▶ [Task statement] I would like you to return all of the records exactly as they stand.

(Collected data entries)
= Beginning of Section =
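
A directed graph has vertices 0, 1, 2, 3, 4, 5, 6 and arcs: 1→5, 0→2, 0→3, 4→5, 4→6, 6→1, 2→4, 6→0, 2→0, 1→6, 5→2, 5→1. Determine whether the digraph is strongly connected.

There is no directed path from 3 to 2, so the graph is not strongly connected.

No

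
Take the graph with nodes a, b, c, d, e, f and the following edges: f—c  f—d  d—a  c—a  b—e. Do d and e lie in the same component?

The component containing d is {a, c, d, f}, and e is not in it.

No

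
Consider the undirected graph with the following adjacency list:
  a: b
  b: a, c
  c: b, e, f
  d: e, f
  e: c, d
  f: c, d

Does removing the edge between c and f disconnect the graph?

After removing c-f, the path c-e-d-f still connects them, so the edge is not a bridge.

No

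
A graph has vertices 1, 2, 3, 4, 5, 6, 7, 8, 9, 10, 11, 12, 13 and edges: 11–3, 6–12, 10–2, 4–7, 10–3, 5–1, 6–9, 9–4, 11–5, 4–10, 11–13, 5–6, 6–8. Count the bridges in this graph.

The edges on the cycle 11-5-6-9-4-10-3-11 are not bridges since each lies on that cycle.
But removing 5–1 disconnects 5 from 1; removing 2–10 disconnects 2 from 10; removing 6–8 disconnects 6 from 8; removing 12–6 disconnects 12 from 6 — these are bridges.
In total 6 edges are bridges.

6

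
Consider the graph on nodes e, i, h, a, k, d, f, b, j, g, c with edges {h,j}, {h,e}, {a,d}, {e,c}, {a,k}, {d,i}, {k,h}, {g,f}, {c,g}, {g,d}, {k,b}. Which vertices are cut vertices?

Removing d increases the component count from 1 to 2, so d is a cut vertex.
Removing g increases the component count from 1 to 2, so g is a cut vertex.
Removing h increases the component count from 1 to 2, so h is a cut vertex.
Likewise k is a cut vertex.
By contrast removing e leaves 1 component; it is not a cut vertex. No other vertex is a cut vertex either.

d, g, h, k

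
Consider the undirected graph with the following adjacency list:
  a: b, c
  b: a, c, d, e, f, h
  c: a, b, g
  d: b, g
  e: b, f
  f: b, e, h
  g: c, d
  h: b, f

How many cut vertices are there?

Removing b increases the component count from 1 to 2, so b is a cut vertex.
By contrast removing c leaves 1 component; it is not a cut vertex. No other vertex is a cut vertex either.

1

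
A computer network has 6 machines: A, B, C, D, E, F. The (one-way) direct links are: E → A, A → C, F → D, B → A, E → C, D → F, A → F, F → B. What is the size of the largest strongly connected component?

4

{A, B, D, F} are all mutually reachable — one SCC of size 4.
{C} is an SCC by itself.
{E} is an SCC by itself.
The largest has 4 vertices.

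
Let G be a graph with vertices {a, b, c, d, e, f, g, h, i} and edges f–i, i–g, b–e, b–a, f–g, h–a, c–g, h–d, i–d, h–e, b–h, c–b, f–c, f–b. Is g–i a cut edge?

No

After removing g–i, the path g-f-i still connects them, so the edge is not a bridge.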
= End of Section =
▶ [Solution]
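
A directed graph has vertices 0, 1, 2, 3, 4, 5, 6 and arcs: 1→5, 0→2, 0→3, 4→5, 4→6, 6→1, 2→4, 6→0, 2→0, 1→6, 5→2, 5→1. Determine whether the digraph is strongly connected.

There is no directed path from 3 to 2, so the graph is not strongly connected.

No

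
Take the graph with nodes a, b, c, d, e, f and the following edges: f—c  f—d  d—a  c—a  b—e. Do d and e lie in the same component?

The component containing d is {a, c, d, f}, and e is not in it.

No

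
Consider the undirected graph with the following adjacency list:
  a: b
  b: a, c
  c: b, e, f
  d: e, f
  e: c, d
  f: c, d

Does removing the edge between c and f disconnect the graph?

After removing c-f, the path c-e-d-f still connects them, so the edge is not a bridge.

No

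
A graph has vertices 1, 2, 3, 4, 5, 6, 7, 8, 9, 10, 11, 12, 13 and edges: 11–3, 6–12, 10–2, 4–7, 10–3, 5–1, 6–9, 9–4, 11–5, 4–10, 11–13, 5–6, 6–8. Count the bridges in this graph.

The edges on the cycle 11-5-6-9-4-10-3-11 are not bridges since each lies on that cycle.
But removing 5–1 disconnects 5 from 1; removing 2–10 disconnects 2 from 10; removing 6–8 disconnects 6 from 8; removing 12–6 disconnects 12 from 6 — these are bridges.
In total 6 edges are bridges.

6

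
Consider the graph on nodes e, i, h, a, k, d, f, b, j, g, c with edges {h,j}, {h,e}, {a,d}, {e,c}, {a,k}, {d,i}, {k,h}, {g,f}, {c,g}, {g,d}, {k,b}. Which vertices are cut vertices?

Removing d increases the component count from 1 to 2, so d is a cut vertex.
Removing g increases the component count from 1 to 2, so g is a cut vertex.
Removing h increases the component count from 1 to 2, so h is a cut vertex.
Likewise k is a cut vertex.
By contrast removing e leaves 1 component; it is not a cut vertex. No other vertex is a cut vertex either.

d, g, h, k

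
Consider the undirected graph with the following adjacency list:
  a: b, c
  b: a, c, d, e, f, h
  c: a, b, g
  d: b, g
  e: b, f
  f: b, e, h
  g: c, d
  h: b, f

How many cut vertices are there?

Removing b increases the component count from 1 to 2, so b is a cut vertex.
By contrast removing c leaves 1 component; it is not a cut vertex. No other vertex is a cut vertex either.

1

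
A computer network has 6 machines: A, B, C, D, E, F. The (one-way) direct links are: E → A, A → C, F → D, B → A, E → C, D → F, A → F, F → B. What is the size of the largest strongly connected component?

4

{A, B, D, F} are all mutually reachable — one SCC of size 4.
{C} is an SCC by itself.
{E} is an SCC by itself.
The largest has 4 vertices.

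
Let G be a graph with vertices {a, b, c, d, e, f, g, h, i} and edges f–i, i–g, b–e, b–a, f–g, h–a, c–g, h–d, i–d, h–e, b–h, c–b, f–c, f–b. Is g–i a cut edge?

No

After removing g–i, the path g-f-i still connects them, so the edge is not a bridge.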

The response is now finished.